Start of SUPPLIED RECORDS
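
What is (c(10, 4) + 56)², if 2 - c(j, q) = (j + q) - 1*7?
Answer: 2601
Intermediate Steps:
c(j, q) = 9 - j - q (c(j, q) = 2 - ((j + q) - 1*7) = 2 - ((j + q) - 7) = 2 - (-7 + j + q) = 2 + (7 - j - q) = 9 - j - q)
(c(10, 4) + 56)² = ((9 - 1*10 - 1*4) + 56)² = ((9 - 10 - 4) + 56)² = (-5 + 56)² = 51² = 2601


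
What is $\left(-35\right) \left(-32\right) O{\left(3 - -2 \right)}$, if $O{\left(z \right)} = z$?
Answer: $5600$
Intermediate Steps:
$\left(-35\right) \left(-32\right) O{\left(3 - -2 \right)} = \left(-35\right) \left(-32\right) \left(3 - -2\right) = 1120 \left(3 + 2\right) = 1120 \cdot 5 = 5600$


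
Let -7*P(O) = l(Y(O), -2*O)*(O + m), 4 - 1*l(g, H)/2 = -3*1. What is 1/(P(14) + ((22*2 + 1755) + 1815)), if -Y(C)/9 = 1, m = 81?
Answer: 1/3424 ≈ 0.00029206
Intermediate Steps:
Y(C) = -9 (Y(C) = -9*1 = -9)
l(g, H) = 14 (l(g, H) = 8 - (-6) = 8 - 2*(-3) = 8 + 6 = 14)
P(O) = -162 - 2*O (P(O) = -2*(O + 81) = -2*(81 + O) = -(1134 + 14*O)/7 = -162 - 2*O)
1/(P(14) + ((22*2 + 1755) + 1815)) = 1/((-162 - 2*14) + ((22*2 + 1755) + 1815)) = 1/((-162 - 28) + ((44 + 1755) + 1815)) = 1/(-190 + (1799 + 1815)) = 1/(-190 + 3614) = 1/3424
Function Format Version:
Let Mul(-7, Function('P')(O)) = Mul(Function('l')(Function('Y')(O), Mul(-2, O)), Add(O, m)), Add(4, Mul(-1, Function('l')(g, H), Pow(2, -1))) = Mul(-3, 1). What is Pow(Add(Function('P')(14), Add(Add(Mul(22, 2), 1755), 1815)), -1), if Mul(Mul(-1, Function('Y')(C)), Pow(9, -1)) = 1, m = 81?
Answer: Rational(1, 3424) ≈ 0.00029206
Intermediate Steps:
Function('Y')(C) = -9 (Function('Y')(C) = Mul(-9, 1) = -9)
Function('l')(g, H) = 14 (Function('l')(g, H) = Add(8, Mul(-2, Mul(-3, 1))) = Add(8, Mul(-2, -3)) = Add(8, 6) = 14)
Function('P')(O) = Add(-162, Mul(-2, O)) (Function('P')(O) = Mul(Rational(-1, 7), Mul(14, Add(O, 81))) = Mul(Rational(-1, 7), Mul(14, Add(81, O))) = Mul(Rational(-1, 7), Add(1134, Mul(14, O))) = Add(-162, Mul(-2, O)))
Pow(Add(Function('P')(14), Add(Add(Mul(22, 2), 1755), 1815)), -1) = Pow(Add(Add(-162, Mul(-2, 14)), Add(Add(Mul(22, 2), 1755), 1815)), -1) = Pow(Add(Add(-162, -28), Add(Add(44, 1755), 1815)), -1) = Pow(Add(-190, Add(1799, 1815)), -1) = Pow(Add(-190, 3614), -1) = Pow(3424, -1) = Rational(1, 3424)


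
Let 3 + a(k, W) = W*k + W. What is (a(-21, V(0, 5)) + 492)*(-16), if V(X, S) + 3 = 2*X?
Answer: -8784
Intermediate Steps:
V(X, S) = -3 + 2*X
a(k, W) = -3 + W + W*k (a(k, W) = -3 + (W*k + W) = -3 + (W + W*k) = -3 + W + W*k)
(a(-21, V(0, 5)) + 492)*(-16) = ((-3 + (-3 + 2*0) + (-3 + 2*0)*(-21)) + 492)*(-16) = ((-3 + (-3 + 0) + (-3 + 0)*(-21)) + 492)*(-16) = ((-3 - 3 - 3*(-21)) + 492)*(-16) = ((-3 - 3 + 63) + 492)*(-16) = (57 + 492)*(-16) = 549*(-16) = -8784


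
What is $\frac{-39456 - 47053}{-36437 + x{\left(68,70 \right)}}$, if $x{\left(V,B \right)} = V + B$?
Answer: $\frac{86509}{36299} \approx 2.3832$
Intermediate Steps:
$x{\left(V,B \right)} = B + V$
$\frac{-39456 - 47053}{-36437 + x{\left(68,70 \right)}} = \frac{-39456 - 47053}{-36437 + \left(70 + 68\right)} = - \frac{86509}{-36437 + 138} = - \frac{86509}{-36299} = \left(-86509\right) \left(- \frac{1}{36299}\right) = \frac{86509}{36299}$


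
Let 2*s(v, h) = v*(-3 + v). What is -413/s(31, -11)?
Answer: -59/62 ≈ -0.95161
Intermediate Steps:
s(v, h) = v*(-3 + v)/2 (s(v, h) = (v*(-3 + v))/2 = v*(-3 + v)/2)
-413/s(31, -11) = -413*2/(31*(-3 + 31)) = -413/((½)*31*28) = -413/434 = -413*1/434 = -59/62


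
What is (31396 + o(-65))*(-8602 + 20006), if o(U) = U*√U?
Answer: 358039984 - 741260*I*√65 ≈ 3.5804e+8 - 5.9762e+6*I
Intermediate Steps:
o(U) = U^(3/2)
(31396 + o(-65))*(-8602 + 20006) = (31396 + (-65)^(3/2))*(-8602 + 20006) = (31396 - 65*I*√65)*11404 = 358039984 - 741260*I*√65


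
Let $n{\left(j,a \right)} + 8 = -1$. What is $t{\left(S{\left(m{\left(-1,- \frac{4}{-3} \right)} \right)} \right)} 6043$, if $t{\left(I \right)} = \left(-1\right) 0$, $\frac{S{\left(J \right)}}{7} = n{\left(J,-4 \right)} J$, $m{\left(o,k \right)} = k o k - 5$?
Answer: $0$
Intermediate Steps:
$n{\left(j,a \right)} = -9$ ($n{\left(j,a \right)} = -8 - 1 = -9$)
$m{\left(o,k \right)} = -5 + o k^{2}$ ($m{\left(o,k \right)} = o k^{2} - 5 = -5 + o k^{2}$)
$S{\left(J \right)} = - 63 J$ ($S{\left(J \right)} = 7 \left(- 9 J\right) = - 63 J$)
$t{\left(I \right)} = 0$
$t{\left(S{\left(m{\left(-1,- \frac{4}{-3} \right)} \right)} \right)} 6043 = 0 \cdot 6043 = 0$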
End of SUPPLIED RECORDS
§ ACTIVITY: When a line contains the string "Answer", copy it from the records.

§ EXERCISE SOLUTION:
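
Answer: 2601
Answer: $5600$
Answer: 1/3424 ≈ 0.00029206
Answer: Rational(1, 3424) ≈ 0.00029206
Answer: -8784
Answer: $\frac{86509}{36299} \approx 2.3832$
Answer: -59/62 ≈ -0.95161
Answer: 358039984 - 741260*I*√65 ≈ 3.5804e+8 - 5.9762e+6*I
Answer: $0$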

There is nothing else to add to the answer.